* **How to complete this task**
Every record needs to be restated word for word.

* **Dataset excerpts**

•••••

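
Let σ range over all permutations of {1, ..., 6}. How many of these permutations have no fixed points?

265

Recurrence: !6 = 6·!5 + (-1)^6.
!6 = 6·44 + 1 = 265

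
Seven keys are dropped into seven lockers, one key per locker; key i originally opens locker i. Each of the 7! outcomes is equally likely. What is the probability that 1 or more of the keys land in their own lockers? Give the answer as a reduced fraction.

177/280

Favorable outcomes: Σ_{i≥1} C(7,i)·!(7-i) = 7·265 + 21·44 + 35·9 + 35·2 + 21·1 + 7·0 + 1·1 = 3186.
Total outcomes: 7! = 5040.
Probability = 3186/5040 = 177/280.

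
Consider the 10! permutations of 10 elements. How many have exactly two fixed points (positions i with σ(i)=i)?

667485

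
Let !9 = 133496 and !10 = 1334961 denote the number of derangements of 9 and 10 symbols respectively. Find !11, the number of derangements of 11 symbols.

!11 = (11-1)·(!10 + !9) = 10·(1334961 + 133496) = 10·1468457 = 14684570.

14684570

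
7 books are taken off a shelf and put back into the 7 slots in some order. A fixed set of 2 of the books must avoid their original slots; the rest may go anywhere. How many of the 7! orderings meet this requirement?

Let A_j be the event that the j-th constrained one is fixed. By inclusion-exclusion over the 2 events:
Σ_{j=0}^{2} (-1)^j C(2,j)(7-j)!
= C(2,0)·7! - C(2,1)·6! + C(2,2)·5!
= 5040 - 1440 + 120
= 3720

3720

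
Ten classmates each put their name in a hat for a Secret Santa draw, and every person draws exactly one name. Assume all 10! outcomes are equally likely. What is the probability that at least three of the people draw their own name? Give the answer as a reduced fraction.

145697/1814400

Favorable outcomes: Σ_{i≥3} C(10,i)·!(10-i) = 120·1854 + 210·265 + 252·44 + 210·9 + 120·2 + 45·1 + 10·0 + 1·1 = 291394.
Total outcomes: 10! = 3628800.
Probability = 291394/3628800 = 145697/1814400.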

•••••

* **Answer space**
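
Let σ range over all permutations of {1, ..., 6}. How many of these permutations have no fixed points?

265

Recurrence: !6 = 6·!5 + (-1)^6.
!6 = 6·44 + 1 = 265

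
Seven keys are dropped into seven lockers, one key per locker; key i originally opens locker i. Each of the 7! outcomes is equally likely. What is the probability that 1 or more of the keys land in their own lockers? Give the answer as a reduced fraction.

177/280

Favorable outcomes: Σ_{i≥1} C(7,i)·!(7-i) = 7·265 + 21·44 + 35·9 + 35·2 + 21·1 + 7·0 + 1·1 = 3186.
Total outcomes: 7! = 5040.
Probability = 3186/5040 = 177/280.

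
Consider the 10! permutations of 10 elements. How many have exactly two fixed points (positions i with σ(i)=i)?

667485

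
Let !9 = 133496 and !10 = 1334961 denote the number of derangements of 9 and 10 symbols respectively. Find !11, the number of derangements of 11 symbols.

!11 = (11-1)·(!10 + !9) = 10·(1334961 + 133496) = 10·1468457 = 14684570.

14684570

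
7 books are taken off a shelf and put back into the 7 slots in some order. A fixed set of 2 of the books must avoid their original slots; the rest may go anywhere. How many of the 7! orderings meet this requirement?

Let A_j be the event that the j-th constrained one is fixed. By inclusion-exclusion over the 2 events:
Σ_{j=0}^{2} (-1)^j C(2,j)(7-j)!
= C(2,0)·7! - C(2,1)·6! + C(2,2)·5!
= 5040 - 1440 + 120
= 3720

3720

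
Ten classmates each put their name in a hat for a Secret Santa draw, and every person draws exactly one name. Assume all 10! outcomes are equally likely. What is the probability that at least three of the people draw their own name? Give the answer as a reduced fraction.

145697/1814400

Favorable outcomes: Σ_{i≥3} C(10,i)·!(10-i) = 120·1854 + 210·265 + 252·44 + 210·9 + 120·2 + 45·1 + 10·0 + 1·1 = 291394.
Total outcomes: 10! = 3628800.
Probability = 291394/3628800 = 145697/1814400.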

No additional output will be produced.